_SOURCE INFORMATION_

:::::

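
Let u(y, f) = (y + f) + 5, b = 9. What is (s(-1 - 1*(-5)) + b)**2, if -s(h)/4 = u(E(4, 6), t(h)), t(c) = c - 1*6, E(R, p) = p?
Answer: 729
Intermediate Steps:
t(c) = -6 + c (t(c) = c - 6 = -6 + c)
u(y, f) = 5 + f + y (u(y, f) = (f + y) + 5 = 5 + f + y)
s(h) = -20 - 4*h (s(h) = -4*(5 + (-6 + h) + 6) = -4*(5 + h) = -20 - 4*h)
(s(-1 - 1*(-5)) + b)**2 = ((-20 - 4*(-1 - 1*(-5))) + 9)**2 = ((-20 - 4*(-1 + 5)) + 9)**2 = ((-20 - 4*4) + 9)**2 = ((-20 - 16) + 9)**2 = (-36 + 9)**2 = (-27)**2 = 729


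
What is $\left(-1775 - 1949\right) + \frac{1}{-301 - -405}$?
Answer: $- \frac{387295}{104} \approx -3724.0$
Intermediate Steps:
$\left(-1775 - 1949\right) + \frac{1}{-301 - -405} = -3724 + \frac{1}{-301 + 405} = -3724 + \frac{1}{104} = - \frac{387295}{104}$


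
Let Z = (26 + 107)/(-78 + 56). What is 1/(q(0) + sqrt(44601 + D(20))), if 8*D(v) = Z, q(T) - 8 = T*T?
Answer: -1408/7838379 + 4*sqrt(86346073)/7838379 ≈ 0.0045623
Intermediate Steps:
q(T) = 8 + T**2 (q(T) = 8 + T*T = 8 + T**2)
Z = -133/22 (Z = 133/(-22) = 133*(-1/22) = -133/22 ≈ -6.0455)
D(v) = -133/176 (D(v) = (1/8)*(-133/22) = -133/176)
1/(q(0) + sqrt(44601 + D(20))) = 1/((8 + 0**2) + sqrt(44601 - 133/176)) = 1/((8 + 0) + sqrt(7849643/176)) = 1/(8 + sqrt(86346073)/44)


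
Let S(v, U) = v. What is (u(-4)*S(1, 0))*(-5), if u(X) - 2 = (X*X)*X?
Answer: 310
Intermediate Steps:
u(X) = 2 + X³ (u(X) = 2 + (X*X)*X = 2 + X²*X = 2 + X³)
(u(-4)*S(1, 0))*(-5) = ((2 + (-4)³)*1)*(-5) = ((2 - 64)*1)*(-5) = -62*1*(-5) = -62*(-5) = 310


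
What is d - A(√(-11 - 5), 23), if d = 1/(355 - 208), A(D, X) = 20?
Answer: -2939/147 ≈ -19.993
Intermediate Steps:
d = 1/147 ≈ 0.0068027
d - A(√(-11 - 5), 23) = 1/147 - 1*20 = 1/147 - 20 = -2939/147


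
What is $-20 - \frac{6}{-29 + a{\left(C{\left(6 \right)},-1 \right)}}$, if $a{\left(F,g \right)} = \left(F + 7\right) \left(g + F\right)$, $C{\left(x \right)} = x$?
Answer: $- \frac{121}{6} \approx -20.167$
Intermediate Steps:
$a{\left(F,g \right)} = \left(7 + F\right) \left(F + g\right)$
$-20 - \frac{6}{-29 + a{\left(C{\left(6 \right)},-1 \right)}} = -20 - \frac{6}{-29 + \left(6^{2} + 7 \cdot 6 + 7 \left(-1\right) + 6 \left(-1\right)\right)} = -20 - \frac{6}{-29 + \left(36 + 42 - 7 - 6\right)} = -20 - \frac{6}{-29 + 65} = -20 - \frac{6}{36} = -20 - \frac{1}{6} = - \frac{121}{6}$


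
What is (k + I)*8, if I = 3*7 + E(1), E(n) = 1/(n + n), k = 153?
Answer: 1396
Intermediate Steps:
E(n) = 1/(2*n)
I = 43/2 (I = 3*7 + (½)/1 = 21 + (½)*1 = 21 + ½ = 43/2 ≈ 21.500)
(k + I)*8 = (153 + 43/2)*8 = (349/2)*8 = 1396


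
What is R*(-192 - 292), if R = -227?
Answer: 109868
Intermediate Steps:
R*(-192 - 292) = -227*(-192 - 292) = -227*(-484) = 109868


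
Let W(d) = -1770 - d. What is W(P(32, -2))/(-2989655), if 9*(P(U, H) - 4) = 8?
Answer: 15974/26906895 ≈ 0.00059368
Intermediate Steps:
P(U, H) = 44/9 (P(U, H) = 4 + (1/9)*8 = 4 + 8/9 = 44/9)
W(P(32, -2))/(-2989655) = (-1770 - 1*44/9)/(-2989655) = (-1770 - 44/9)*(-1/2989655) = -15974/9*(-1/2989655) = 15974/26906895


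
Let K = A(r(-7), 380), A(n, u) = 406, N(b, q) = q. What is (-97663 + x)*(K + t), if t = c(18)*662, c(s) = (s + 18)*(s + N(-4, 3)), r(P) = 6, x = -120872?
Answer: -109459373730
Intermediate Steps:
K = 406
c(s) = (3 + s)*(18 + s) (c(s) = (s + 18)*(s + 3) = (18 + s)*(3 + s) = (3 + s)*(18 + s))
t = 500472 (t = (54 + 18² + 21*18)*662 = (54 + 324 + 378)*662 = 756*662 = 500472)
(-97663 + x)*(K + t) = (-97663 - 120872)*(406 + 500472) = -218535*500878 = -109459373730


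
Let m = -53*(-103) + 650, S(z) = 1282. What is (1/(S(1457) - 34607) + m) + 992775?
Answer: 33287809299/33325 ≈ 9.9888e+5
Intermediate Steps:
m = 6109 (m = 5459 + 650 = 6109)
(1/(S(1457) - 34607) + m) + 992775 = (1/(1282 - 34607) + 6109) + 992775 = (1/(-33325) + 6109) + 992775 = (-1/33325 + 6109) + 992775 = 203582424/33325 + 992775 = 33287809299/33325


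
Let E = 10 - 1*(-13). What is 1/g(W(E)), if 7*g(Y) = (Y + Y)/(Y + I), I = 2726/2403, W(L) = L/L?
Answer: 35903/4806 ≈ 7.4705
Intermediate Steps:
E = 23 (E = 10 + 13 = 23)
W(L) = 1
I = 2726/2403 (I = 2726*(1/2403) = 2726/2403 ≈ 1.1344)
g(Y) = 2*Y/(7*(2726/2403 + Y)) (g(Y) = ((Y + Y)/(Y + 2726/2403))/7 = ((2*Y)/(2726/2403 + Y))/7 = (2*Y/(2726/2403 + Y))/7 = 2*Y/(7*(2726/2403 + Y)))
1/g(W(E)) = 1/((4806/7)*1/(2726 + 2403*1)) = 1/((4806/7)*1/(2726 + 2403)) = 1/((4806/7)*1/5129) = 1/((4806/7)*1*(1/5129)) = 1/(4806/35903) = 35903/4806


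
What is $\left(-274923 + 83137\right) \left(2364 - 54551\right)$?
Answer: $10008735982$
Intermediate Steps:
$\left(-274923 + 83137\right) \left(2364 - 54551\right) = \left(-191786\right) \left(-52187\right) = 10008735982$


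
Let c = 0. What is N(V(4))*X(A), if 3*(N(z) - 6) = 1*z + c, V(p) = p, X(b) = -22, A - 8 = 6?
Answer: -484/3 ≈ -161.33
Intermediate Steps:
A = 14 (A = 8 + 6 = 14)
N(z) = 6 + z/3 (N(z) = 6 + (1*z + 0)/3 = 6 + (z + 0)/3 = 6 + z/3)
N(V(4))*X(A) = (6 + (1/3)*4)*(-22) = (6 + 4/3)*(-22) = (22/3)*(-22) = -484/3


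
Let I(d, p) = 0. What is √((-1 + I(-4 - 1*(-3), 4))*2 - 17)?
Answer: I*√19 ≈ 4.3589*I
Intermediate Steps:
√((-1 + I(-4 - 1*(-3), 4))*2 - 17) = √((-1 + 0)*2 - 17) = √(-1*2 - 17) = √(-2 - 17) = √(-19) = I*√19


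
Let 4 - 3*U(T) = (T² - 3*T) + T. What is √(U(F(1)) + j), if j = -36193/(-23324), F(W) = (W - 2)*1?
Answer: √162939/294 ≈ 1.3730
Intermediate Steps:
F(W) = -2 + W (F(W) = (-2 + W)*1 = -2 + W)
U(T) = 4/3 - T²/3 + 2*T/3 (U(T) = 4/3 - ((T² - 3*T) + T)/3 = 4/3 - (T² - 2*T)/3 = 4/3 + (-T²/3 + 2*T/3) = 4/3 - T²/3 + 2*T/3)
j = 2129/1372 (j = -36193*(-1/23324) = 2129/1372 ≈ 1.5518)
√(U(F(1)) + j) = √((4/3 - (-2 + 1)²/3 + 2*(-2 + 1)/3) + 2129/1372) = √((4/3 - ⅓*(-1)² + (⅔)*(-1)) + 2129/1372) = √((4/3 - ⅓*1 - ⅔) + 2129/1372) = √((4/3 - ⅓ - ⅔) + 2129/1372) = √(⅓ + 2129/1372) = √(7759/4116) = √162939/294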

:::::

_YOUR ASSIGNMENT_
All lines from the one containing "Let c = 0. What" through the end of the listing must be transcribed exactly. No other lines belong in the answer.

_TASK RESPONSE_
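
Let c = 0. What is N(V(4))*X(A), if 3*(N(z) - 6) = 1*z + c, V(p) = p, X(b) = -22, A - 8 = 6?
Answer: -484/3 ≈ -161.33
Intermediate Steps:
A = 14 (A = 8 + 6 = 14)
N(z) = 6 + z/3 (N(z) = 6 + (1*z + 0)/3 = 6 + (z + 0)/3 = 6 + z/3)
N(V(4))*X(A) = (6 + (1/3)*4)*(-22) = (6 + 4/3)*(-22) = (22/3)*(-22) = -484/3


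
Let I(d, p) = 0. What is √((-1 + I(-4 - 1*(-3), 4))*2 - 17)?
Answer: I*√19 ≈ 4.3589*I
Intermediate Steps:
√((-1 + I(-4 - 1*(-3), 4))*2 - 17) = √((-1 + 0)*2 - 17) = √(-1*2 - 17) = √(-2 - 17) = √(-19) = I*√19


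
Let 4 - 3*U(T) = (T² - 3*T) + T. What is √(U(F(1)) + j), if j = -36193/(-23324), F(W) = (W - 2)*1?
Answer: √162939/294 ≈ 1.3730
Intermediate Steps:
F(W) = -2 + W (F(W) = (-2 + W)*1 = -2 + W)
U(T) = 4/3 - T²/3 + 2*T/3 (U(T) = 4/3 - ((T² - 3*T) + T)/3 = 4/3 - (T² - 2*T)/3 = 4/3 + (-T²/3 + 2*T/3) = 4/3 - T²/3 + 2*T/3)
j = 2129/1372 (j = -36193*(-1/23324) = 2129/1372 ≈ 1.5518)
√(U(F(1)) + j) = √((4/3 - (-2 + 1)²/3 + 2*(-2 + 1)/3) + 2129/1372) = √((4/3 - ⅓*(-1)² + (⅔)*(-1)) + 2129/1372) = √((4/3 - ⅓*1 - ⅔) + 2129/1372) = √((4/3 - ⅓ - ⅔) + 2129/1372) = √(⅓ + 2129/1372) = √(7759/4116) = √162939/294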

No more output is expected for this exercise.